# [What needs to be done]
Retype exactly the lines from the one that contains "Is this pedigree" through the final line of the material below, and add nothing else.

# [Information provided]
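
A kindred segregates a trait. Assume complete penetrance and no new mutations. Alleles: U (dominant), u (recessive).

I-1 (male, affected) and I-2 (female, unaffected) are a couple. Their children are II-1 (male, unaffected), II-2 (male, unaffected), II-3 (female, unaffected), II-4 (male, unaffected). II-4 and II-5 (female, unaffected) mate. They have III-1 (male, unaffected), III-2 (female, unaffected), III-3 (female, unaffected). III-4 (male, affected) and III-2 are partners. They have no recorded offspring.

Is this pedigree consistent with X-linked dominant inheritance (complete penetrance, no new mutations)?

No

Under X-linked dominant, II-3 (unaffected, female) cannot arise from I-1 (affected) × I-2 (unaffected).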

# [Task response]
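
Is this pedigree consistent with X-linked dominant inheritance (complete penetrance, no new mutations)?

No

Under X-linked dominant, II-3 (unaffected, female) cannot arise from I-1 (affected) × I-2 (unaffected).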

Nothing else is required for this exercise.